=== WHAT YOU SHOULD DO ===
The answer is every line of the records that holds the word "CustID", copied in full.

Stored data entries
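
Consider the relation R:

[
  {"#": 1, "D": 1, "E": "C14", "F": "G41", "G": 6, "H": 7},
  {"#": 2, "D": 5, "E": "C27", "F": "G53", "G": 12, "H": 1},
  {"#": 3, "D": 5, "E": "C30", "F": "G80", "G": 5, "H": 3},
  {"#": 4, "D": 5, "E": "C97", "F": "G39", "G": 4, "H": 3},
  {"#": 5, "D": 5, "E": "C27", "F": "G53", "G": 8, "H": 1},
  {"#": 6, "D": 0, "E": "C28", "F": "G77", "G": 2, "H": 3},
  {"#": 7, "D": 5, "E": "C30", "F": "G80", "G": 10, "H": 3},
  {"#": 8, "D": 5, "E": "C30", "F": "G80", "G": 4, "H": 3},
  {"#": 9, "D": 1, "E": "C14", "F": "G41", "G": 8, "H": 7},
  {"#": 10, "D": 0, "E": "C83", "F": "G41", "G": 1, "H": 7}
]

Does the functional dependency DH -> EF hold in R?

(D=1, H=7): rows 1, 9 → {E,F} = (C14, G41), (C14, G41) ✓
(D=5, H=1): rows 2, 5 → {E,F} = (C27, G53), (C27, G53) ✓
(D=5, H=3): rows 3, 4, 7, 8 → {E,F} takes values {(C30, G80), (C97, G39)} — violation
(D=0, H=3): row 6 → {E,F} = (C28, G77) ✓
(D=0, H=7): row 10 → {E,F} = (C83, G41) ✓
Two rows agree on DH but differ on EF, so DH -> EF does not hold.

No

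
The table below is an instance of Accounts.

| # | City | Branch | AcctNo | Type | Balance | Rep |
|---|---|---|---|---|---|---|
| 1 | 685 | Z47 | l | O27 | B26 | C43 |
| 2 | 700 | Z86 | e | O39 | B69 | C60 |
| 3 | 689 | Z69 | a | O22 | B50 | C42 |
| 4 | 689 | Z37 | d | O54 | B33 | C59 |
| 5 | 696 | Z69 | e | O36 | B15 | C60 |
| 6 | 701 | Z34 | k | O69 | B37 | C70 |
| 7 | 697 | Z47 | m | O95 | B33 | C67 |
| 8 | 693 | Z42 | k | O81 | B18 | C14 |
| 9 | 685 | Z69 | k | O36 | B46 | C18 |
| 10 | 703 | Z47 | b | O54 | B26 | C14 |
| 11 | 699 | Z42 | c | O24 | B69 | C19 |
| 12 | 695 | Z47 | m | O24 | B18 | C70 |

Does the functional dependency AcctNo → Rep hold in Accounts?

AcctNo=l: row 1 → Rep = C43 ✓
AcctNo=e: rows 2, 5 → Rep = C60, C60 ✓
AcctNo=a: row 3 → Rep = C42 ✓
AcctNo=d: row 4 → Rep = C59 ✓
AcctNo=k: rows 6, 8, 9 → Rep takes values {C70, C14, C18} — violation
AcctNo=m: rows 7, 12 → Rep takes values {C67, C70} — violation
AcctNo=b: row 10 → Rep = C14 ✓
AcctNo=c: row 11 → Rep = C19 ✓
Two rows agree on AcctNo but differ on Rep, so AcctNo → Rep does not hold.

No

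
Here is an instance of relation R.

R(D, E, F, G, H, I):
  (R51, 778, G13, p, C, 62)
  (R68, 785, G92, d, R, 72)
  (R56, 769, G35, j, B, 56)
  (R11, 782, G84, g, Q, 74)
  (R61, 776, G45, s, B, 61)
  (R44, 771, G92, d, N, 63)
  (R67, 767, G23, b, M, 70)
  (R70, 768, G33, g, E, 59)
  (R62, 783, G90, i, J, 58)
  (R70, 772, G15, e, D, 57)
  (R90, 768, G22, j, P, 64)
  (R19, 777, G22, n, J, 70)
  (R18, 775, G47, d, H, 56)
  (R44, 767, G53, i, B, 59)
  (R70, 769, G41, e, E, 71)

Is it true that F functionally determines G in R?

No

F=G13: 1 row → G = p ✓
F=G92: 2 rows → G = d, d ✓
F=G35: 1 row → G = j ✓
F=G84: 1 row → G = g ✓
F=G45: 1 row → G = s ✓
F=G23: 1 row → G = b ✓
F=G33: 1 row → G = g ✓
F=G90: 1 row → G = i ✓
F=G15: 1 row → G = e ✓
F=G22: 2 rows → G takes values {j, n} — violation
F=G47: 1 row → G = d ✓
F=G53: 1 row → G = i ✓
F=G41: 1 row → G = e ✓
Two rows agree on F but differ on G, so F -> G does not hold.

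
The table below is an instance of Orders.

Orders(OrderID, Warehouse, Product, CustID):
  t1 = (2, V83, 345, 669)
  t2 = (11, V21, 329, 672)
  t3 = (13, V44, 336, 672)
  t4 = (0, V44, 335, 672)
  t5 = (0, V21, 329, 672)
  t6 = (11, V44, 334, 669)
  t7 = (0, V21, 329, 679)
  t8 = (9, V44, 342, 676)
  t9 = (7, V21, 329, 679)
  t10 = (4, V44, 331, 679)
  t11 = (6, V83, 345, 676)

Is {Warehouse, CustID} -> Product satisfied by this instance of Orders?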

=== COMPLETED TASK ===
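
Orders(OrderID, Warehouse, Product, CustID):
Is {Warehouse, CustID} -> Product satisfied by this instance of Orders?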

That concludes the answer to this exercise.